[[ Source records, beginning ]]

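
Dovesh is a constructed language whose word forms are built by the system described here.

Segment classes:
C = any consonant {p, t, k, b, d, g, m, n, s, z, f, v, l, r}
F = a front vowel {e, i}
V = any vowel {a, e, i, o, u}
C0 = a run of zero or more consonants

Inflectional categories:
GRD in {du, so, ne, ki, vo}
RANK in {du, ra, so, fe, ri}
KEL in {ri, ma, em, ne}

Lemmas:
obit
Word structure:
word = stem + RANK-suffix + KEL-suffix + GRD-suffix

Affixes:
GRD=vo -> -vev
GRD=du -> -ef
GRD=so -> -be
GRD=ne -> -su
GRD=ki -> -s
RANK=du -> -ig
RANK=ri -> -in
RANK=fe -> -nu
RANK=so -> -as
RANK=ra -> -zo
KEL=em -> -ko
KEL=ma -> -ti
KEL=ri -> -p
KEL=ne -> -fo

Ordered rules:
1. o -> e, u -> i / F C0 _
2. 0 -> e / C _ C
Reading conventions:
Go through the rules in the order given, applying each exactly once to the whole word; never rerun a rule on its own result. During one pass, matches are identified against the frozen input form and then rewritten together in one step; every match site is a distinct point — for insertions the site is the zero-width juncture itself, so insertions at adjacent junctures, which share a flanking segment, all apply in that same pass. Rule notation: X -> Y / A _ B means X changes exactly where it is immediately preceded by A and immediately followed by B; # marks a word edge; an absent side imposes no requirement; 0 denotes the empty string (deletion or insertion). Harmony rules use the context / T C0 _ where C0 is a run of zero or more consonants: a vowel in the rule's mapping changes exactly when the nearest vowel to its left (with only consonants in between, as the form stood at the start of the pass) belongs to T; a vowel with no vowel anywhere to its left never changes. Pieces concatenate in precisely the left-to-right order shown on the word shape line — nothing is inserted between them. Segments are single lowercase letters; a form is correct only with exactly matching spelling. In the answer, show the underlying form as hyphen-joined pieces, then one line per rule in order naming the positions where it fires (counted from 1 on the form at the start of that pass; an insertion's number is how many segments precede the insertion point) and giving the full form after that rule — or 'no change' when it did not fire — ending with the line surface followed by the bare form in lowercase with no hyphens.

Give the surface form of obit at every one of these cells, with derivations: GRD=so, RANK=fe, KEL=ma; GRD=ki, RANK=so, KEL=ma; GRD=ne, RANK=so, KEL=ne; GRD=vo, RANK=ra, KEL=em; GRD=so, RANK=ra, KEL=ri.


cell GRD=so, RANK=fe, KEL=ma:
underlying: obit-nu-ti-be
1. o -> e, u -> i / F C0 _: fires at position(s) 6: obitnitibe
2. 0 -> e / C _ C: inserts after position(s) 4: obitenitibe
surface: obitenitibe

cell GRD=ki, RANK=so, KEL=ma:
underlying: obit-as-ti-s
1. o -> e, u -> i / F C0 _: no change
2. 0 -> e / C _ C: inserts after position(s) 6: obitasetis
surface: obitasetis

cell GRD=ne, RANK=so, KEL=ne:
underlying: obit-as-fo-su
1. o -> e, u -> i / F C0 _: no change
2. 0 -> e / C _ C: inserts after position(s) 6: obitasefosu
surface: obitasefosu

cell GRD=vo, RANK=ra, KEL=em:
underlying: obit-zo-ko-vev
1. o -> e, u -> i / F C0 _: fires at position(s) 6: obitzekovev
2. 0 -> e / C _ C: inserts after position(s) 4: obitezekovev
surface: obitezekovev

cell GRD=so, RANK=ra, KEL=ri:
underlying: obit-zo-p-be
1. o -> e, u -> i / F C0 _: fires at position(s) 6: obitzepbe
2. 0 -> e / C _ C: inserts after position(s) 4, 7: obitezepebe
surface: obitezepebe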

[[ Source records, end ]]

Give back each record, exactly as it reads.

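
Dovesh is a constructed language whose word forms are built by the system described here.

Segment classes:
C = any consonant {p, t, k, b, d, g, m, n, s, z, f, v, l, r}
F = a front vowel {e, i}
V = any vowel {a, e, i, o, u}
C0 = a run of zero or more consonants

Inflectional categories:
GRD in {du, so, ne, ki, vo}
RANK in {du, ra, so, fe, ri}
KEL in {ri, ma, em, ne}

Lemmas:
obit
Word structure:
word = stem + RANK-suffix + KEL-suffix + GRD-suffix

Affixes:
GRD=vo -> -vev
GRD=du -> -ef
GRD=so -> -be
GRD=ne -> -su
GRD=ki -> -s
RANK=du -> -ig
RANK=ri -> -in
RANK=fe -> -nu
RANK=so -> -as
RANK=ra -> -zo
KEL=em -> -ko
KEL=ma -> -ti
KEL=ri -> -p
KEL=ne -> -fo

Ordered rules:
1. o -> e, u -> i / F C0 _
2. 0 -> e / C _ C
Reading conventions:
Go through the rules in the order given, applying each exactly once to the whole word; never rerun a rule on its own result. During one pass, matches are identified against the frozen input form and then rewritten together in one step; every match site is a distinct point — for insertions the site is the zero-width juncture itself, so insertions at adjacent junctures, which share a flanking segment, all apply in that same pass. Rule notation: X -> Y / A _ B means X changes exactly where it is immediately preceded by A and immediately followed by B; # marks a word edge; an absent side imposes no requirement; 0 denotes the empty string (deletion or insertion). Harmony rules use the context / T C0 _ where C0 is a run of zero or more consonants: a vowel in the rule's mapping changes exactly when the nearest vowel to its left (with only consonants in between, as the form stood at the start of the pass) belongs to T; a vowel with no vowel anywhere to its left never changes. Pieces concatenate in precisely the left-to-right order shown on the word shape line — nothing is inserted between them. Segments are single lowercase letters; a form is correct only with exactly matching spelling. In the answer, show the underlying form as hyphen-joined pieces, then one line per rule in order naming the positions where it fires (counted from 1 on the form at the start of that pass; an insertion's number is how many segments precede the insertion point) and giving the full form after that rule — or 'no change' when it did not fire — ending with the line surface followed by the bare form in lowercase with no hyphens.

Give the surface form of obit at every one of these cells, with derivations: GRD=so, RANK=fe, KEL=ma; GRD=ki, RANK=so, KEL=ma; GRD=ne, RANK=so, KEL=ne; GRD=vo, RANK=ra, KEL=em; GRD=so, RANK=ra, KEL=ri.


cell GRD=so, RANK=fe, KEL=ma:
underlying: obit-nu-ti-be
1. o -> e, u -> i / F C0 _: fires at position(s) 6: obitnitibe
2. 0 -> e / C _ C: inserts after position(s) 4: obitenitibe
surface: obitenitibe

cell GRD=ki, RANK=so, KEL=ma:
underlying: obit-as-ti-s
1. o -> e, u -> i / F C0 _: no change
2. 0 -> e / C _ C: inserts after position(s) 6: obitasetis
surface: obitasetis

cell GRD=ne, RANK=so, KEL=ne:
underlying: obit-as-fo-su
1. o -> e, u -> i / F C0 _: no change
2. 0 -> e / C _ C: inserts after position(s) 6: obitasefosu
surface: obitasefosu

cell GRD=vo, RANK=ra, KEL=em:
underlying: obit-zo-ko-vev
1. o -> e, u -> i / F C0 _: fires at position(s) 6: obitzekovev
2. 0 -> e / C _ C: inserts after position(s) 4: obitezekovev
surface: obitezekovev

cell GRD=so, RANK=ra, KEL=ri:
underlying: obit-zo-p-be
1. o -> e, u -> i / F C0 _: fires at position(s) 6: obitzepbe
2. 0 -> e / C _ C: inserts after position(s) 4, 7: obitezepebe
surface: obitezepebe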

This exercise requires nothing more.